WHAT IS BEING ASKED: Within the records below is a range that opens at the line with "[-4 + (1 - 4·x)·Dx]" and closes at the line with "[8·x·Dx + (1". Return that range word for word, both ends included, and only that range.

EXTRACTED RECORDS:
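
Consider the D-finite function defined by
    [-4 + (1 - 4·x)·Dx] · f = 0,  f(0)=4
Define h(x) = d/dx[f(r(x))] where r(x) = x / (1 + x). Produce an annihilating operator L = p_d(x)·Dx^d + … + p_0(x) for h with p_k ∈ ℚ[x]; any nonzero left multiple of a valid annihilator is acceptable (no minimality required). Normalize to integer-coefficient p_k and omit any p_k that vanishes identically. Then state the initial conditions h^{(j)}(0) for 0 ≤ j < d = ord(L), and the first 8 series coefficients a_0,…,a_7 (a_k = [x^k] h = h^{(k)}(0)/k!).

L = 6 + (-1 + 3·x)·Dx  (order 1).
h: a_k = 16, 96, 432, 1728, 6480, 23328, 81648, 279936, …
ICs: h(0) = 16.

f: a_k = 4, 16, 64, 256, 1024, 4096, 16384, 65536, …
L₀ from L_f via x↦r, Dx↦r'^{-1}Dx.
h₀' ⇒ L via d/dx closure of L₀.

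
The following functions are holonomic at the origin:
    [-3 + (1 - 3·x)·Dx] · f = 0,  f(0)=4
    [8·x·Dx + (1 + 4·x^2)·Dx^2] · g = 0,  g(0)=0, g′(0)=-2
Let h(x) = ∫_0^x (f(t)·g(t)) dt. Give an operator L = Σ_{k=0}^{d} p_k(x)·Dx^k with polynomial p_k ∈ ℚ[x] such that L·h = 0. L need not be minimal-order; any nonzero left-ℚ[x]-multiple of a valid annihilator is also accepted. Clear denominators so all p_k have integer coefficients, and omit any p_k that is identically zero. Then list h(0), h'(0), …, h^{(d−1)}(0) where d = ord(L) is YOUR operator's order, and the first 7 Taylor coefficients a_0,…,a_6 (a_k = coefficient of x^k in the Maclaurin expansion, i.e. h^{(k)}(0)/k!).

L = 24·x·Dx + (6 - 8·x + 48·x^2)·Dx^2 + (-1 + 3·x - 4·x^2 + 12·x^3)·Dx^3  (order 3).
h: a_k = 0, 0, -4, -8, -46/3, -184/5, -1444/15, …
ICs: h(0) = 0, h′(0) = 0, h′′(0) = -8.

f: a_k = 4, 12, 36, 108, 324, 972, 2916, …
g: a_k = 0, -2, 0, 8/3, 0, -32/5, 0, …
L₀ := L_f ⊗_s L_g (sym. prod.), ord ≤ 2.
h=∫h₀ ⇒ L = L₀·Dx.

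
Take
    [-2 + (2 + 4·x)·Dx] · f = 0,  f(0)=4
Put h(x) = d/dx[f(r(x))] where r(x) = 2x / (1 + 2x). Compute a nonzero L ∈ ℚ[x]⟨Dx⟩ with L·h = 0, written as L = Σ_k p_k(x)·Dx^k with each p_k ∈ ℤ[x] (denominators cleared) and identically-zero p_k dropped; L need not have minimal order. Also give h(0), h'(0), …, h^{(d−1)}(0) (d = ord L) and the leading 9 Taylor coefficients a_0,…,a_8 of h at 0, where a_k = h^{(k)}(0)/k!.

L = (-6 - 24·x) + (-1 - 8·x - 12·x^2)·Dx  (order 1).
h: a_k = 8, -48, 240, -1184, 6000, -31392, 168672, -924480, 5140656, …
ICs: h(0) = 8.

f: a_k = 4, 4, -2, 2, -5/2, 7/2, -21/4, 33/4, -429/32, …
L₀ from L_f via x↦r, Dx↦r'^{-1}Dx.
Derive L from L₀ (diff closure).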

==

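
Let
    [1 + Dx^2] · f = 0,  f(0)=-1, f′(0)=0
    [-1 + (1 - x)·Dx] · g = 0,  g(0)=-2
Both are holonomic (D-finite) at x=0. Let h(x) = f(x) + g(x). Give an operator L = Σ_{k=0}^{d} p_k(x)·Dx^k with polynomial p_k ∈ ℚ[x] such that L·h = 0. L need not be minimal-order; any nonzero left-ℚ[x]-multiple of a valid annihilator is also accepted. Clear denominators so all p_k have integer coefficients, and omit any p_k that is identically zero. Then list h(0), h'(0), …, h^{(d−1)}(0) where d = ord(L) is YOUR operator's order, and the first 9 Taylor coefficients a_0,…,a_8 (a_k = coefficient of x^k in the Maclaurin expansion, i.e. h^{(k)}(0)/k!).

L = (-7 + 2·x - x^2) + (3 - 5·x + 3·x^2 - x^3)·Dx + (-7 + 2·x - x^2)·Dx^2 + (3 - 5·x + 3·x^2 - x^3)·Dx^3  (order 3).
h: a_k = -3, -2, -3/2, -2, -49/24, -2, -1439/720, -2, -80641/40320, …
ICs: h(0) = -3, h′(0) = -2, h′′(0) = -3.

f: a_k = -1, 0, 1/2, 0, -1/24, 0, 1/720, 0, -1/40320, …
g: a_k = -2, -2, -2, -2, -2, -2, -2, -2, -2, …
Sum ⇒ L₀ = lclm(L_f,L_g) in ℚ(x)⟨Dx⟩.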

EXERCISE SOLUTION:
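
    [-4 + (1 - 4·x)·Dx] · f = 0,  f(0)=4
Define h(x) = d/dx[f(r(x))] where r(x) = x / (1 + x). Produce an annihilating operator L = p_d(x)·Dx^d + … + p_0(x) for h with p_k ∈ ℚ[x]; any nonzero left multiple of a valid annihilator is acceptable (no minimality required). Normalize to integer-coefficient p_k and omit any p_k that vanishes identically. Then state the initial conditions h^{(j)}(0) for 0 ≤ j < d = ord(L), and the first 8 series coefficients a_0,…,a_7 (a_k = [x^k] h = h^{(k)}(0)/k!).

L = 6 + (-1 + 3·x)·Dx  (order 1).
h: a_k = 16, 96, 432, 1728, 6480, 23328, 81648, 279936, …
ICs: h(0) = 16.

f: a_k = 4, 16, 64, 256, 1024, 4096, 16384, 65536, …
L₀ from L_f via x↦r, Dx↦r'^{-1}Dx.
h₀' ⇒ L via d/dx closure of L₀.

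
The following functions are holonomic at the origin:
    [-3 + (1 - 3·x)·Dx] · f = 0,  f(0)=4
    [8·x·Dx + (1 + 4·x^2)·Dx^2] · g = 0,  g(0)=0, g′(0)=-2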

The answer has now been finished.